Work instructions:
Print nothing but the lines below starting at the line that holds "A department of" and ending at the line that holds "9 ballots: Quinn", including both, each exactly as written.

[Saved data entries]

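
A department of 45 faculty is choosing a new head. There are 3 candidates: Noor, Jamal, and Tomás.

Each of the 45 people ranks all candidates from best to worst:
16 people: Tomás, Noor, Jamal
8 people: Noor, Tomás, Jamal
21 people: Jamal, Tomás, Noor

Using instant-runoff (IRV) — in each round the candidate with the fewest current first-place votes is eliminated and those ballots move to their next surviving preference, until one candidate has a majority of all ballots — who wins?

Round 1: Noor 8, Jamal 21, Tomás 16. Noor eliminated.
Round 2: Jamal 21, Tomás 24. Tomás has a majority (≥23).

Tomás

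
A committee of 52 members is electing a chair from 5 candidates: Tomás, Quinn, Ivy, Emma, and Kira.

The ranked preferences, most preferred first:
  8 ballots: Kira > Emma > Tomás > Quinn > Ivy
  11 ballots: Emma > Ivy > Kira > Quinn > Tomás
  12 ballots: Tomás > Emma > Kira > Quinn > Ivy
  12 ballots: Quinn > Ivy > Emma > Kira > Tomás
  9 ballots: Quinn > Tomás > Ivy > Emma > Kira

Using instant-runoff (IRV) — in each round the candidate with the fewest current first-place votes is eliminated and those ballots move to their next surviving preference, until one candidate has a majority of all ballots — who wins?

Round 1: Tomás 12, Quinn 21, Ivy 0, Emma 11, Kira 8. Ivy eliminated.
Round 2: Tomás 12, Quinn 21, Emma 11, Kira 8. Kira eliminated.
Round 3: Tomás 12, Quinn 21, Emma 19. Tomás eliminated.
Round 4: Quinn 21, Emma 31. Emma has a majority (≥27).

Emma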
* * *
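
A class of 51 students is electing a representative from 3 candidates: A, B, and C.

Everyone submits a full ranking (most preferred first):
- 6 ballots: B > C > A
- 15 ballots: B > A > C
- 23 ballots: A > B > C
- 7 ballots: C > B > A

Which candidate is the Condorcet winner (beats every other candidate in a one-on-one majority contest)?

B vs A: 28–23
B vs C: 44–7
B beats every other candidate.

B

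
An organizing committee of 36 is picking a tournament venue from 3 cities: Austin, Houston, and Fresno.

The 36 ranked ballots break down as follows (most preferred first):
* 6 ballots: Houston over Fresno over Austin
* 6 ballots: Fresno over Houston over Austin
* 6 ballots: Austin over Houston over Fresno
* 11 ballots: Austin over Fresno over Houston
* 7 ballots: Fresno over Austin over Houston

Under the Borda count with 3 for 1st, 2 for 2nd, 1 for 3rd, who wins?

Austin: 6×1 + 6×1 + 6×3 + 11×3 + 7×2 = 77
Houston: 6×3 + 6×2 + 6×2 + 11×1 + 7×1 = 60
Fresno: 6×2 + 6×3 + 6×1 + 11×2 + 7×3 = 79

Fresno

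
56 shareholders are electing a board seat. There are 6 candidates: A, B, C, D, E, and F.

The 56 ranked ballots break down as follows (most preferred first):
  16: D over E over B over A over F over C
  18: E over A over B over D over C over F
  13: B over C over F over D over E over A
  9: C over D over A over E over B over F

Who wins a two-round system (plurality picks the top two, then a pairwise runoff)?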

Task result:
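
A department of 45 faculty is choosing a new head. There are 3 candidates: Noor, Jamal, and Tomás.

Each of the 45 people ranks all candidates from best to worst:
16 people: Tomás, Noor, Jamal
8 people: Noor, Tomás, Jamal
21 people: Jamal, Tomás, Noor

Using instant-runoff (IRV) — in each round the candidate with the fewest current first-place votes is eliminated and those ballots move to their next surviving preference, until one candidate has a majority of all ballots — who wins?

Round 1: Noor 8, Jamal 21, Tomás 16. Noor eliminated.
Round 2: Jamal 21, Tomás 24. Tomás has a majority (≥23).

Tomás

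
A committee of 52 members is electing a chair from 5 candidates: Tomás, Quinn, Ivy, Emma, and Kira.

The ranked preferences, most preferred first:
  8 ballots: Kira > Emma > Tomás > Quinn > Ivy
  11 ballots: Emma > Ivy > Kira > Quinn > Tomás
  12 ballots: Tomás > Emma > Kira > Quinn > Ivy
  12 ballots: Quinn > Ivy > Emma > Kira > Tomás
  9 ballots: Quinn > Tomás > Ivy > Emma > Kira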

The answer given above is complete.